Exercise directions |
Write the data out again so that it matches word for word.

Exercise materials |
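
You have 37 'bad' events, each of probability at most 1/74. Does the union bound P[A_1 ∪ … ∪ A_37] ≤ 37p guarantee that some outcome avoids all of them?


Union bound: P[∪_{i=1}^{37} A_i] ≤ Σ_i P[A_i] ≤ 37·p = 37·(1/74) = 1/2.
Numerically: 1/2 ≈ 0.500000.
Is 1/2 < 1? YES.
Since P[∪ A_i] ≤ 1/2 < 1, the complement has P[∩ A_i^c] ≥ 1 − 1/2 = 1/2 > 0, so some outcome avoids every A_i.

37·p = 1/2 ≈ 0.500000; existence CERTIFIED by the union bound.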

Result for this task |
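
You have 37 'bad' events, each of probability at most 1/74. Does the union bound P[A_1 ∪ … ∪ A_37] ≤ 37p guarantee that some outcome avoids all of them?


Union bound: P[∪_{i=1}^{37} A_i] ≤ Σ_i P[A_i] ≤ 37·p = 37·(1/74) = 1/2.
Numerically: 1/2 ≈ 0.500000.
Is 1/2 < 1? YES.
Since P[∪ A_i] ≤ 1/2 < 1, the complement has P[∩ A_i^c] ≥ 1 − 1/2 = 1/2 > 0, so some outcome avoids every A_i.

37·p = 1/2 ≈ 0.500000; existence CERTIFIED by the union bound.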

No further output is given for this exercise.